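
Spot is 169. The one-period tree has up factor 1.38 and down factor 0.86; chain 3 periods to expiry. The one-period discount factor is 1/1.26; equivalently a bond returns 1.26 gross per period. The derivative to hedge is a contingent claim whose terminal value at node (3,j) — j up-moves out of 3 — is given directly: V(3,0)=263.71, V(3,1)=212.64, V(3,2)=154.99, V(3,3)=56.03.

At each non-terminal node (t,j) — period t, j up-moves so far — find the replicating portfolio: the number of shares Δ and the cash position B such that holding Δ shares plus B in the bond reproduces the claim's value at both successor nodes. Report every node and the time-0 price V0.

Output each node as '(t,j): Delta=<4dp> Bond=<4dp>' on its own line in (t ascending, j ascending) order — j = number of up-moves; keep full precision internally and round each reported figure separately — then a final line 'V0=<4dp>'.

Under the risk-neutral measure, an up-move has probability p* = (R−d)/(u−d) = 0.7692 and values discount at R = 1.26.
Terminal values V(3,·): V(3,0)=263.7100, V(3,1)=212.6400, V(3,2)=154.9900, V(3,3)=56.0300
(2,0): S=124.9924. Δ = (V_up−V_dn)/(S_up−S_dn) = (212.6400−263.7100)/(172.4895−107.4935) = -0.7857. V = [p*·212.6400 + (1−p*)·263.7100]/1.26 = 178.1154. B = V − Δ·S = 276.3269.
(2,1): S=200.5692. Δ = (V_up−V_dn)/(S_up−S_dn) = (154.9900−212.6400)/(276.7855−172.4895) = -0.5528. V = [p*·154.9900 + (1−p*)·212.6400]/1.26 = 133.5665. B = V − Δ·S = 244.4319.
(2,2): S=321.8436. Δ = (V_up−V_dn)/(S_up−S_dn) = (56.0300−154.9900)/(444.1442−276.7855) = -0.5913. V = [p*·56.0300 + (1−p*)·154.9900]/1.26 = 62.5928. B = V − Δ·S = 252.9005.
(1,0): S=145.3400. Δ = (V_up−V_dn)/(S_up−S_dn) = (133.5665−178.1154)/(200.5692−124.9924) = -0.5895. V = [p*·133.5665 + (1−p*)·178.1154]/1.26 = 114.1643. B = V − Δ·S = 199.8352.
(1,1): S=233.2200. Δ = (V_up−V_dn)/(S_up−S_dn) = (62.5928−133.5665)/(321.8436−200.5692) = -0.5852. V = [p*·62.5928 + (1−p*)·133.5665]/1.26 = 62.6757. B = V − Δ·S = 199.1637.
(0,0): S=169.0000. Δ = (V_up−V_dn)/(S_up−S_dn) = (62.6757−114.1643)/(233.2200−145.3400) = -0.5859. V = [p*·62.6757 + (1−p*)·114.1643]/1.26 = 59.1728. B = V − Δ·S = 158.1894.
Check: Δ(0,0)·S0 + B(0,0) = 59.1728 = V0.

(0,0): Delta=-0.5859 Bond=158.1894
(1,0): Delta=-0.5895 Bond=199.8352
(1,1): Delta=-0.5852 Bond=199.1637
(2,0): Delta=-0.7857 Bond=276.3269
(2,1): Delta=-0.5528 Bond=244.4319
(2,2): Delta=-0.5913 Bond=252.9005
V0=59.1728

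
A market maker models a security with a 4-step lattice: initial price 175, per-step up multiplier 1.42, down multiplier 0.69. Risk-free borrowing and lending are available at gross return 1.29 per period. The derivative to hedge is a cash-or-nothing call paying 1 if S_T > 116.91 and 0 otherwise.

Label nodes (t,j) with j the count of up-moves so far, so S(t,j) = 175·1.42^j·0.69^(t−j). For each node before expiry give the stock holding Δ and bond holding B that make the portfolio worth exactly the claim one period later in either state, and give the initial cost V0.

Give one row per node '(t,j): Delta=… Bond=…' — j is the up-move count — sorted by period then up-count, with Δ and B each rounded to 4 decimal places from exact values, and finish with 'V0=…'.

(0,0): Delta=0.0003 Bond=0.3041
(1,0): Delta=0.0020 Bond=0.1858
(1,1): Delta=0.0001 Bond=0.4371
(2,0): Delta=0.0105 Bond=-0.4668
(2,1): Delta=0.0011 Bond=0.3928
(2,2): Delta=0.0000 Bond=0.6009
(3,0): Delta=0.0000 Bond=0.0000
(3,1): Delta=0.0116 Bond=-0.7327
(3,2): Delta=0.0000 Bond=0.7752
(3,3): Delta=0.0000 Bond=0.7752
V0=0.3540

Risk-neutral probability p* = (R−d)/(u−d) = (1.29−0.69)/(1.42−0.69) = 0.8219.
At expiry t=4: V(4,0)=0.0000, V(4,1)=0.0000, V(4,2)=1.0000, V(4,3)=1.0000, V(4,4)=1.0000
(3,0): S=57.4891. Δ = (V_up−V_dn)/(S_up−S_dn) = (0.0000−0.0000)/(81.6345−39.6675) = 0.0000. V = [p*·0.0000 + (1−p*)·0.0000]/1.29 = 0.0000. B = V − Δ·S = 0.0000.
(3,1): S=118.3108. Δ = (V_up−V_dn)/(S_up−S_dn) = (1.0000−0.0000)/(168.0014−81.6345) = 0.0116. V = [p*·1.0000 + (1−p*)·0.0000]/1.29 = 0.6371. B = V − Δ·S = -0.7327.
(3,2): S=243.4803. Δ = (V_up−V_dn)/(S_up−S_dn) = (1.0000−1.0000)/(345.7420−168.0014) = 0.0000. V = [p*·1.0000 + (1−p*)·1.0000]/1.29 = 0.7752. B = V − Δ·S = 0.7752.
(3,3): S=501.0754. Δ = (V_up−V_dn)/(S_up−S_dn) = (1.0000−1.0000)/(711.5271−345.7420) = 0.0000. V = [p*·1.0000 + (1−p*)·1.0000]/1.29 = 0.7752. B = V − Δ·S = 0.7752.
(2,0): S=83.3175. Δ = (V_up−V_dn)/(S_up−S_dn) = (0.6371−0.0000)/(118.3108−57.4891) = 0.0105. V = [p*·0.6371 + (1−p*)·0.0000]/1.29 = 0.4060. B = V − Δ·S = -0.4668.
(2,1): S=171.4650. Δ = (V_up−V_dn)/(S_up−S_dn) = (0.7752−0.6371)/(243.4803−118.3108) = 0.0011. V = [p*·0.7752 + (1−p*)·0.6371]/1.29 = 0.5819. B = V − Δ·S = 0.3928.
(2,2): S=352.8700. Δ = (V_up−V_dn)/(S_up−S_dn) = (0.7752−0.7752)/(501.0754−243.4803) = 0.0000. V = [p*·0.7752 + (1−p*)·0.7752]/1.29 = 0.6009. B = V − Δ·S = 0.6009.
(1,0): S=120.7500. Δ = (V_up−V_dn)/(S_up−S_dn) = (0.5819−0.4060)/(171.4650−83.3175) = 0.0020. V = [p*·0.5819 + (1−p*)·0.4060]/1.29 = 0.4268. B = V − Δ·S = 0.1858.
(1,1): S=248.5000. Δ = (V_up−V_dn)/(S_up−S_dn) = (0.6009−0.5819)/(352.8700−171.4650) = 0.0001. V = [p*·0.6009 + (1−p*)·0.5819]/1.29 = 0.4632. B = V − Δ·S = 0.4371.
(0,0): S=175.0000. Δ = (V_up−V_dn)/(S_up−S_dn) = (0.4632−0.4268)/(248.5000−120.7500) = 0.0003. V = [p*·0.4632 + (1−p*)·0.4268]/1.29 = 0.3540. B = V − Δ·S = 0.3041.
Each (Δ,B) replicates both successor values, so the strategy is self-financing and V0 is arbitrage-free.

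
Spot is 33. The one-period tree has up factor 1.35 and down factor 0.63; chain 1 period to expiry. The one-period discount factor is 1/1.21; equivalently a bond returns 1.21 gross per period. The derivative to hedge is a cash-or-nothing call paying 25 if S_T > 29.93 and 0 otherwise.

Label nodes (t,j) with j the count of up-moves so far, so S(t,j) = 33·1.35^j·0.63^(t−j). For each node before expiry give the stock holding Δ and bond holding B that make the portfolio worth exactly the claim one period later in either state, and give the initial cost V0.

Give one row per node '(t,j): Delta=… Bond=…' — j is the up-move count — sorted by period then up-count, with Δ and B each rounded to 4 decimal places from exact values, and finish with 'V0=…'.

Since d<R<u, set p* = (R−d)/(u−d) = 0.8056; price each node as the discounted p*-expectation of its children.
Payoff layer (t=1): V(1,0)=0.0000, V(1,1)=25.0000
(0,0): S=33.0000. Δ = (V_up−V_dn)/(S_up−S_dn) = (25.0000−0.0000)/(44.5500−20.7900) = 1.0522. V = [p*·25.0000 + (1−p*)·0.0000]/1.21 = 16.6437. B = V − Δ·S = -18.0785.
Self-financing check: at every node Δ·S+B equals the discounted successor values.

(0,0): Delta=1.0522 Bond=-18.0785
V0=16.6437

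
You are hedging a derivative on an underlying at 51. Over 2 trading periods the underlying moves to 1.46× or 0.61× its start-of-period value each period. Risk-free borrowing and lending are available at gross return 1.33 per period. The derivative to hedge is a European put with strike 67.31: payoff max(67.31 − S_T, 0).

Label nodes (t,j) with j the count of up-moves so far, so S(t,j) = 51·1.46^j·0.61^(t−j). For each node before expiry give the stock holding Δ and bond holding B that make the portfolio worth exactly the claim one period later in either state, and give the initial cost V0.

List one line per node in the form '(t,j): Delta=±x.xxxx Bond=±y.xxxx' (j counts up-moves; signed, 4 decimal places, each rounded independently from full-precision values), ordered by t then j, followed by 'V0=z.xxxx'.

No-arbitrage ⇒ martingale measure with p* = (R−d)/(u−d) = 0.8471.
Terminal payoffs: V(2,0)=48.3329, V(2,1)=21.8894, V(2,2)=0.0000
  t=1,j=0: stock 31.1100 → up 45.4206 (V=21.8894), down 18.9771 (V=48.3329). Price 19.4990; hedge Δ=-1.0000, bond B=50.6090.
  t=1,j=1: stock 74.4600 → up 108.7116 (V=0.0000), down 45.4206 (V=21.8894). Price 2.5171; hedge Δ=-0.3459, bond B=28.2694.
  t=0,j=0: stock 51.0000 → up 74.4600 (V=2.5171), down 31.1100 (V=19.4990). Price 3.8454; hedge Δ=-0.3917, bond B=23.8241.
Self-financing check: at every node Δ·S+B equals the discounted successor values.

(0,0): Delta=-0.3917 Bond=23.8241
(1,0): Delta=-1.0000 Bond=50.6090
(1,1): Delta=-0.3459 Bond=28.2694
V0=3.8454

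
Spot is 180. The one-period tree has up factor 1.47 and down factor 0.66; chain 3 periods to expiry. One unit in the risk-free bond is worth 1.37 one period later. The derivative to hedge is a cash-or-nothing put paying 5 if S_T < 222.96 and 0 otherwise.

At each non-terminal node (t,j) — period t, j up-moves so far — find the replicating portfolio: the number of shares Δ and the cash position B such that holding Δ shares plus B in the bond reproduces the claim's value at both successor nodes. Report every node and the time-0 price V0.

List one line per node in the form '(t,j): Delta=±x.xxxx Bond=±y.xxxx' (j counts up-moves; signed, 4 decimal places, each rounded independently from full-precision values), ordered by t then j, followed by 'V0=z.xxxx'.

(0,0): Delta=-0.0040 Bond=0.7934
(1,0): Delta=-0.0332 Bond=4.5666
(1,1): Delta=-0.0021 Bond=0.5969
(2,0): Delta=0.0000 Bond=3.6496
(2,1): Delta=-0.0353 Bond=6.6234
(2,2): Delta=0.0000 Bond=0.0000
V0=0.0816

No-arbitrage ⇒ martingale measure with p* = (R−d)/(u−d) = 0.8765.
Payoff layer (t=3): V(3,0)=5.0000, V(3,1)=5.0000, V(3,2)=0.0000, V(3,3)=0.0000
Node (2,0) S=78.4080: V=(p*·5.0000+(1−p*)·5.0000)/1.37=3.6496; Δ=(5.0000−5.0000)/(115.2598−51.7493)=0.0000; B=V−Δ·S=3.6496
Node (2,1) S=174.6360: V=(p*·0.0000+(1−p*)·5.0000)/1.37=0.4506; Δ=(0.0000−5.0000)/(256.7149−115.2598)=-0.0353; B=V−Δ·S=6.6234
Node (2,2) S=388.9620: V=(p*·0.0000+(1−p*)·0.0000)/1.37=0.0000; Δ=(0.0000−0.0000)/(571.7741−256.7149)=0.0000; B=V−Δ·S=0.0000
Node (1,0) S=118.8000: V=(p*·0.4506+(1−p*)·3.6496)/1.37=0.6172; Δ=(0.4506−3.6496)/(174.6360−78.4080)=-0.0332; B=V−Δ·S=4.5666
Node (1,1) S=264.6000: V=(p*·0.0000+(1−p*)·0.4506)/1.37=0.0406; Δ=(0.0000−0.4506)/(388.9620−174.6360)=-0.0021; B=V−Δ·S=0.5969
Node (0,0) S=180.0000: V=(p*·0.0406+(1−p*)·0.6172)/1.37=0.0816; Δ=(0.0406−0.6172)/(264.6000−118.8000)=-0.0040; B=V−Δ·S=0.7934
Root portfolio cost Δ·180+B reproduces V0=0.0816.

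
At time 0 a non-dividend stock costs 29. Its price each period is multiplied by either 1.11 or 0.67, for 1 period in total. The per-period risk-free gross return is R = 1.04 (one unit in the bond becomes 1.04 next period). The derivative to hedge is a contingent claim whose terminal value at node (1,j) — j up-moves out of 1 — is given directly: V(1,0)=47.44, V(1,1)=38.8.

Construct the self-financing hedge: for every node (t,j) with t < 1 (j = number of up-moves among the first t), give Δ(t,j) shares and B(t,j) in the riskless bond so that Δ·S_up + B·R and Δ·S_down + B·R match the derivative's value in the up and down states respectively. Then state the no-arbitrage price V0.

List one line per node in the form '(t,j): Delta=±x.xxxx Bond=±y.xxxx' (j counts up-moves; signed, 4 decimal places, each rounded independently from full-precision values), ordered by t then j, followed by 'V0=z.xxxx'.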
--*--
The word "call" appears in how many lines of the records? Give the number only.

*Solution for this task:*
2